Stored items
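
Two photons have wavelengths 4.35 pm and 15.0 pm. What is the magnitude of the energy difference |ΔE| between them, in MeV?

0.202 MeV

Using E = hc/λ: E₁ = 4.567e-14 J, E₂ = 1.324e-14 J.
|ΔE| = |4.567e-14 − 1.324e-14| = 3.24e-14 J = 0.202 MeV.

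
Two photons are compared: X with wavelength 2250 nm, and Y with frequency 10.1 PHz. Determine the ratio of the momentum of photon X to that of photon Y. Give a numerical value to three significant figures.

p_X = 2.945 × 10^-28 kg·m/s (from wavelength = 2250 nm, via p = h/λ).
p_Y = 2.232 × 10^-26 kg·m/s (from frequency = 10.1 PHz, via p = hf/c).
Ratio = 2.945 × 10^-28 / 2.232 × 10^-26 = 0.0132.

0.0132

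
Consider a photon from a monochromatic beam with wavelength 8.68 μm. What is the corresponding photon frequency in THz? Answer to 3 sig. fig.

34.5 THz

(c = 2.99792458e8 m/s.)
Convert to SI: λ = 8.68 μm = 8.68e-6 m.
Since f = c/λ for a photon, f = 3.454e13 Hz.
Converting to THz: f = 34.54 THz ≈ 34.5 THz.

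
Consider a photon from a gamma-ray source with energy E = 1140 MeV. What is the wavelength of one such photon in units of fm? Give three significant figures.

Use h = 6.62607015e-34 J·s, c = 2.99792458e8 m/s, 1 eV = 1.602176634e-19 J.
First convert: E = 1140 MeV = 1.8265e-10 J.
The photon relation is λ = hc/E, giving λ = 1.088e-15 m.
Converting to fm: λ = 1.088 fm ≈ 1.09 fm.

1.09 fm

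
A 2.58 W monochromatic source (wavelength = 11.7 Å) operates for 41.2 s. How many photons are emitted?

6.26e17 photons

Total energy: E_total = P·t = 2.58 × 41.2 = 106.3 J.
Per-photon energy: E = 1.698e-16 J.
N = E_total / E_photon = 6.26e17.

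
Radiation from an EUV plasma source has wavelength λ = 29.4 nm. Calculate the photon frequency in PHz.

First convert: λ = 29.4 nm = 2.94 × 10^-8 m.
For a photon f = c/λ, so f = 1.020 × 10^16 Hz.
Converting to PHz: f = 10.20 PHz ≈ 10.2 PHz.

10.2 PHz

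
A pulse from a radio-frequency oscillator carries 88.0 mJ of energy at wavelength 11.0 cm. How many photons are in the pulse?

4.87e22 photons

Per-photon energy: E = 1.806e-24 J (from wavelength = 11.0 cm).
N = E_total / E_photon = 0.0880 J / 1.806e-24 J = 4.87e22.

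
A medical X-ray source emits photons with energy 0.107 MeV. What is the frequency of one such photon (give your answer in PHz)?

2.59 × 10^4 PHz

(h = 6.62607015 × 10^-34 J·s, 1 eV = 1.602176634 × 10^-19 J.)
Convert to SI: E = 0.107 MeV = 1.7143 × 10^-14 J.
Since f = E/h for a photon, f = 2.587 × 10^19 Hz.
Converting to PHz: f = 25870 PHz ≈ 2.59 × 10^4 PHz.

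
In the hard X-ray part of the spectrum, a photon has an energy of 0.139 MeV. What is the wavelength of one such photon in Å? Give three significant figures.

0.0892 Å

Use h = 6.62607015·10^-34 J·s, c = 2.99792458·10^8 m/s, 1 eV = 1.602176634·10^-19 J.
First convert: E = 0.139 MeV = 2.2270·10^-14 J.
The photon relation is λ = hc/E, giving λ = 8.920·10^-12 m.
Converting to Å: λ = 0.08920 Å ≈ 0.0892 Å.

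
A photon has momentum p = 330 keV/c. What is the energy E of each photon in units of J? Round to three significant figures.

5.29e-14 J

Convert to SI: p = 330 keV/c = 1.7636e-22 kg·m/s.
The photon relation is E = pc, giving E = 5.287e-14 J.
So E ≈ 5.29e-14 J.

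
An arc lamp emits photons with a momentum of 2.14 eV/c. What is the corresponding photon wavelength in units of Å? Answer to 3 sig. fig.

5790 Å

Use h = 6.62607015e-34 J·s, c = 2.99792458e8 m/s, 1 eV = 1.602176634e-19 J.
Convert to SI: p = 2.14 eV/c = 1.1437e-27 kg·m/s.
The photon relation is λ = h/p, giving λ = 5.794e-7 m.
Converting to Å: λ = 5794 Å ≈ 5790 Å.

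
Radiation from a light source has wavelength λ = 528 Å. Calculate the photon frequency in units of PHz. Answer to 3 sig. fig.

5.68 PHz

First convert: λ = 528 Å = 5.28 × 10^-8 m.
For a photon f = c/λ, so f = 5.678 × 10^15 Hz.
Converting to PHz: f = 5.678 PHz ≈ 5.68 PHz.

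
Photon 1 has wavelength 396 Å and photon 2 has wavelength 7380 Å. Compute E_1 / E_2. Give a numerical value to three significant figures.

18.6

E_1 = 5.016 × 10^-18 J (from wavelength = 396 Å, via E = hc/λ).
E_2 = 2.692 × 10^-19 J (from wavelength = 7380 Å, via E = hc/λ).
Ratio = 5.016 × 10^-18 / 2.692 × 10^-19 = 18.6.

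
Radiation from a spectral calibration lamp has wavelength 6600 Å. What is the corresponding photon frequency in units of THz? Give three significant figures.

454 THz

Use c = 2.99792458 × 10^8 m/s.
First convert: λ = 6600 Å = 6.6 × 10^-7 m.
Apply f = c/λ: f = 4.542 × 10^14 Hz.
Converting to THz: f = 454.2 THz ≈ 454 THz.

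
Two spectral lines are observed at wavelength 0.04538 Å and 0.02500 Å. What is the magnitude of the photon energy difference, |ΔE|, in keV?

Using E = hc/λ: E₁ = 4.3774 × 10^-14 J, E₂ = 7.9458 × 10^-14 J.
|ΔE| = |4.3774 × 10^-14 − 7.9458 × 10^-14| = 3.57 × 10^-14 J = 223 keV.

223 keV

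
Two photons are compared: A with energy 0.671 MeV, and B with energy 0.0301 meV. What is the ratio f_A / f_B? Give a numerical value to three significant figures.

2.23e10

f_A = 1.622e20 Hz (from energy = 0.671 MeV, via f = E/h).
f_B = 7.278e9 Hz (from energy = 0.0301 meV, via f = E/h).
Ratio = 1.622e20 / 7.278e9 = 2.23e10.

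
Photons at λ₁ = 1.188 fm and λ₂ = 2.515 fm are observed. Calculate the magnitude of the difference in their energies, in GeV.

0.551 GeV

Using E = hc/λ: E₁ = 1.6721 × 10^-10 J, E₂ = 7.8984 × 10^-11 J.
|ΔE| = |1.6721 × 10^-10 − 7.8984 × 10^-11| = 8.82 × 10^-11 J = 0.551 GeV.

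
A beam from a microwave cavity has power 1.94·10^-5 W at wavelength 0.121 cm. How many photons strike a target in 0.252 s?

Total energy: E_total = P·t = 1.94·10^-5 × 0.252 = 4.889·10^-6 J.
Per-photon energy: E = 1.642·10^-22 J.
N = E_total / E_photon = 2.98·10^16.

2.98·10^16 photons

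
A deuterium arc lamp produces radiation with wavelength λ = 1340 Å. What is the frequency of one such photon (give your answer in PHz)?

(c = 2.99792458e8 m/s.)
Convert to SI: λ = 1340 Å = 1.34e-7 m.
Since f = c/λ for a photon, f = 2.237e15 Hz.
Converting to PHz: f = 2.237 PHz ≈ 2.24 PHz.

2.24 PHz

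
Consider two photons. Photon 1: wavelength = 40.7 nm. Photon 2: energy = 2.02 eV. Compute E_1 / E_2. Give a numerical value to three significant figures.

15.1

E_1 = 4.881 × 10^-18 J (from wavelength = 40.7 nm, via E = hc/λ).
E_2 = 3.236 × 10^-19 J (from energy = 2.02 eV, via E given directly).
Ratio = 4.881 × 10^-18 / 3.236 × 10^-19 = 15.1.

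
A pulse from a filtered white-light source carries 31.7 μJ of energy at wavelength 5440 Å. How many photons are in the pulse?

8.68·10^13 photons

Per-photon energy: E = 3.652·10^-19 J (from wavelength = 5440 Å).
N = E_total / E_photon = 3.17·10^-5 J / 3.652·10^-19 J = 8.68·10^13.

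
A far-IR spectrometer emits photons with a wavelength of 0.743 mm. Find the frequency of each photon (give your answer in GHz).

403 GHz

First convert: λ = 0.743 mm = 7.43e-4 m.
For a photon f = c/λ, so f = 4.035e11 Hz.
Converting to GHz: f = 403.5 GHz ≈ 403 GHz.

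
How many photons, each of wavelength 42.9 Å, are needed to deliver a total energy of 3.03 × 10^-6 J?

Per-photon energy: E = 4.630 × 10^-17 J (from wavelength = 42.9 Å).
N = E_total / E_photon = 3.03 × 10^-6 J / 4.630 × 10^-17 J = 6.54 × 10^10.

6.54 × 10^10 photons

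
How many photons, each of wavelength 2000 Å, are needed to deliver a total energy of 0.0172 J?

1.73 × 10^16 photons

Per-photon energy: E = 9.932 × 10^-19 J (from wavelength = 2000 Å).
N = E_total / E_photon = 0.0172 J / 9.932 × 10^-19 J = 1.73 × 10^16.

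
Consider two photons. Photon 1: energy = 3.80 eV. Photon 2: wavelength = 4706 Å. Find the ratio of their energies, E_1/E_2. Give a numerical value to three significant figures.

1.44

E_1 = 6.088 × 10^-19 J (from energy = 3.80 eV, via E given directly).
E_2 = 4.221 × 10^-19 J (from wavelength = 4706 Å, via E = hc/λ).
Ratio = 6.088 × 10^-19 / 4.221 × 10^-19 = 1.44.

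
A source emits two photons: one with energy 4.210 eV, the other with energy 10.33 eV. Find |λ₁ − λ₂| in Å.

1740 Å

Using λ = hc/E: λ₁ = 2.9450 × 10^-7 m, λ₂ = 1.2002 × 10^-7 m.
|Δλ| = |2.9450 × 10^-7 − 1.2002 × 10^-7| = 1.74 × 10^-7 m = 1740 Å.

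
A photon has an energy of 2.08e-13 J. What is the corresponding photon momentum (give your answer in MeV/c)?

(c = 2.99792458e8 m/s, 1 eV = 1.602176634e-19 J.)
Since p = E/c for a photon, p = 6.938e-22 kg·m/s.
Converting to MeV/c: p = 1.298 MeV/c ≈ 1.30 MeV/c.

1.30 MeV/c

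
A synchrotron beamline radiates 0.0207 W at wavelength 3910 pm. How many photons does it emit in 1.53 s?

6.23e14 photons

Total energy: E_total = P·t = 0.0207 × 1.53 = 0.03167 J.
Per-photon energy: E = 5.080e-17 J.
N = E_total / E_photon = 6.23e14.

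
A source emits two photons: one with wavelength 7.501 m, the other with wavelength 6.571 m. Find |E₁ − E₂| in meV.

Using E = hc/λ: E₁ = 2.6482e-26 J, E₂ = 3.0230e-26 J.
|ΔE| = |2.6482e-26 − 3.0230e-26| = 3.75e-27 J = 2.34e-5 meV.

2.34e-5 meV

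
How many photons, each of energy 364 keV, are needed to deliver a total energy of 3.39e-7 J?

5.81e6 photons

Per-photon energy: E = 5.832e-14 J (from energy = 364 keV).
N = E_total / E_photon = 3.39e-7 J / 5.832e-14 J = 5.81e6.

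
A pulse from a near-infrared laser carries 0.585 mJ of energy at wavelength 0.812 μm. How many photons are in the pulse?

2.39e15 photons

Per-photon energy: E = 2.446e-19 J (from wavelength = 0.812 μm).
N = E_total / E_photon = 5.85e-4 J / 2.446e-19 J = 2.39e15.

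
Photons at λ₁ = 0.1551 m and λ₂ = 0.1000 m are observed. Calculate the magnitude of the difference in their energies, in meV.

Using E = hc/λ: E₁ = 1.2808e-24 J, E₂ = 1.9864e-24 J.
|ΔE| = |1.2808e-24 − 1.9864e-24| = 7.06e-25 J = 4.40e-3 meV.

4.40e-3 meV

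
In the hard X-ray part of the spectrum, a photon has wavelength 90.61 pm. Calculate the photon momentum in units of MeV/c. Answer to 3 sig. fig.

Take h = 6.62607015 × 10^-34 J·s, c = 2.99792458 × 10^8 m/s, 1 eV = 1.602176634 × 10^-19 J.
First convert: λ = 90.61 pm = 9.061 × 10^-11 m.
The photon relation is p = h/λ, giving p = 7.313 × 10^-24 kg·m/s.
Converting to MeV/c: p = 0.01368 MeV/c ≈ 0.0137 MeV/c.

0.0137 MeV/c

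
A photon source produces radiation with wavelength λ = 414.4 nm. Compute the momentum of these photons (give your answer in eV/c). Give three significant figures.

2.99 eV/c

In SI units: λ = 414.4 nm = 4.144e-7 m.
Apply p = h/λ: p = 1.599e-27 kg·m/s.
Converting to eV/c: p = 2.992 eV/c ≈ 2.99 eV/c.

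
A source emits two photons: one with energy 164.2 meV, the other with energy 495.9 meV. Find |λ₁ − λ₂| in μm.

Using λ = hc/E: λ₁ = 7.5508·10^-6 m, λ₂ = 2.5002·10^-6 m.
|Δλ| = |7.5508·10^-6 − 2.5002·10^-6| = 5.05·10^-6 m = 5.05 μm.

5.05 μm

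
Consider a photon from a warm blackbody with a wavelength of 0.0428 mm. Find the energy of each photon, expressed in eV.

Take h = 6.62607015 × 10^-34 J·s, c = 2.99792458 × 10^8 m/s, 1 eV = 1.602176634 × 10^-19 J.
First convert: λ = 0.0428 mm = 4.28 × 10^-5 m.
Since E = hc/λ for a photon, E = 4.641 × 10^-21 J.
Converting to eV: E = 0.02897 eV ≈ 0.0290 eV.

0.0290 eV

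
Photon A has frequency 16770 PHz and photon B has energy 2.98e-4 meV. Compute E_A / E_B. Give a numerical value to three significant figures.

2.33e11

E_A = 1.111e-14 J (from frequency = 16770 PHz, via E = hf).
E_B = 4.774e-26 J (from energy = 2.98e-4 meV, via E given directly).
Ratio = 1.111e-14 / 4.774e-26 = 2.33e11.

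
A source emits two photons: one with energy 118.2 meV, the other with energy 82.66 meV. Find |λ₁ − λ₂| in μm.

Using λ = hc/E: λ₁ = 1.0489 × 10^-5 m, λ₂ = 1.4999 × 10^-5 m.
|Δλ| = |1.0489 × 10^-5 − 1.4999 × 10^-5| = 4.51 × 10^-6 m = 4.51 μm.

4.51 μm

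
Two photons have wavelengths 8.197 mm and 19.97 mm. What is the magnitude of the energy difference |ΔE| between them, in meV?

0.0892 meV

Using E = hc/λ: E₁ = 2.4234 × 10^-23 J, E₂ = 9.9472 × 10^-24 J.
|ΔE| = |2.4234 × 10^-23 − 9.9472 × 10^-24| = 1.43 × 10^-23 J = 0.0892 meV.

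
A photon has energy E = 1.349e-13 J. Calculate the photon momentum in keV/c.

Take c = 2.99792458e8 m/s, 1 eV = 1.602176634e-19 J.
Since p = E/c for a photon, p = 4.500e-22 kg·m/s.
Converting to keV/c: p = 842.0 keV/c ≈ 842 keV/c.

842 keV/c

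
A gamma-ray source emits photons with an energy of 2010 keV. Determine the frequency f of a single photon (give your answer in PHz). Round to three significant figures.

Take h = 6.62607015 × 10^-34 J·s, 1 eV = 1.602176634 × 10^-19 J.
In SI units: E = 2010 keV = 3.2204 × 10^-13 J.
Apply f = E/h: f = 4.860 × 10^20 Hz.
Converting to PHz: f = 486000 PHz ≈ 4.86 × 10^5 PHz.

4.86 × 10^5 PHz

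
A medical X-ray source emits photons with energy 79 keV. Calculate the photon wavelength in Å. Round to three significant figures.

Convert to SI: E = 79 keV = 1.2657 × 10^-14 J.
Since λ = hc/E for a photon, λ = 1.569 × 10^-11 m.
Converting to Å: λ = 0.1569 Å ≈ 0.157 Å.

0.157 Å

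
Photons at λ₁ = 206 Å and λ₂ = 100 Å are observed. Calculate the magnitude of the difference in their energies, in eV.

Using E = hc/λ: E₁ = 9.643 × 10^-18 J, E₂ = 1.986 × 10^-17 J.
|ΔE| = |9.643 × 10^-18 − 1.986 × 10^-17| = 1.02 × 10^-17 J = 63.8 eV.

63.8 eV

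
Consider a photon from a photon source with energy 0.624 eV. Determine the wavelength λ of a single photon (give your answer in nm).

1990 nm

In SI units: E = 0.624 eV = 9.9976 × 10^-20 J.
For a photon λ = hc/E, so λ = 1.987 × 10^-6 m.
Converting to nm: λ = 1987 nm ≈ 1990 nm.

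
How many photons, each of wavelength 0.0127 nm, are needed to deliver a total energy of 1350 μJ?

8.63·10^10 photons

Per-photon energy: E = 1.564·10^-14 J (from wavelength = 0.0127 nm).
N = E_total / E_photon = 0.00135 J / 1.564·10^-14 J = 8.63·10^10.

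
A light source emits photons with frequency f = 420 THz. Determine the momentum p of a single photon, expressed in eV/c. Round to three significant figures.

(h = 6.62607015 × 10^-34 J·s, c = 2.99792458 × 10^8 m/s, 1 eV = 1.602176634 × 10^-19 J.)
First convert: f = 420 THz = 4.2 × 10^14 Hz.
For a photon p = hf/c, so p = 9.283 × 10^-28 kg·m/s.
Converting to eV/c: p = 1.737 eV/c ≈ 1.74 eV/c.

1.74 eV/c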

WHAT THE TASK REQUIRES:
The line with "A light source emits", the last line of the data above, and every line between them should be duplicated exactly, with nothing else.

SOLUTION FOR THIS TASK:
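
A light source emits photons with frequency f = 420 THz. Determine the momentum p of a single photon, expressed in eV/c. Round to three significant figures.

(h = 6.62607015 × 10^-34 J·s, c = 2.99792458 × 10^8 m/s, 1 eV = 1.602176634 × 10^-19 J.)
First convert: f = 420 THz = 4.2 × 10^14 Hz.
For a photon p = hf/c, so p = 9.283 × 10^-28 kg·m/s.
Converting to eV/c: p = 1.737 eV/c ≈ 1.74 eV/c.

1.74 eV/c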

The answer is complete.